Supplied material:
- - - -

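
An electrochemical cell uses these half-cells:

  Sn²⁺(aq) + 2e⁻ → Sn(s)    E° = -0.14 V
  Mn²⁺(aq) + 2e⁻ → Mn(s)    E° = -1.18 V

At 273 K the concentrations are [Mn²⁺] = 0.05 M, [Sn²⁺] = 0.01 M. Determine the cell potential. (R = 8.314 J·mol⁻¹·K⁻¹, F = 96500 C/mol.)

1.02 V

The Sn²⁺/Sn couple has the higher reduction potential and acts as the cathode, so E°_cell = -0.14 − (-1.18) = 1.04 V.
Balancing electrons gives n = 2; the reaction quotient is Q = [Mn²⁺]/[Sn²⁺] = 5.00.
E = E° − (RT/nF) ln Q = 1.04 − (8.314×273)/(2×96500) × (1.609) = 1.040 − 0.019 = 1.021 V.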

- - - -

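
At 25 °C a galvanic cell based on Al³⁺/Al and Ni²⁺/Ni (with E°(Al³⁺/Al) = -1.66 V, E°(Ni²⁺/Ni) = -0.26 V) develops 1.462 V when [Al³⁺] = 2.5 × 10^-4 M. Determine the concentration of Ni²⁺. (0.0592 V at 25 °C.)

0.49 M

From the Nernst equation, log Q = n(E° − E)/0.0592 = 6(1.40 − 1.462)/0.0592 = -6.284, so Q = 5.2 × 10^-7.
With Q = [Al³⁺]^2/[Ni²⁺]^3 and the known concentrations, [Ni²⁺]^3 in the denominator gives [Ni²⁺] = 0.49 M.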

- - - -

Problem description:
Nothing should appear in the answer except the lines above from the line with "An electrochemical cell" through the line with "Mn²⁺(aq) + 2e⁻", both included, written out exactly.

Written reply:
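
An electrochemical cell uses these half-cells:

  Sn²⁺(aq) + 2e⁻ → Sn(s)    E° = -0.14 V
  Mn²⁺(aq) + 2e⁻ → Mn(s)    E° = -1.18 V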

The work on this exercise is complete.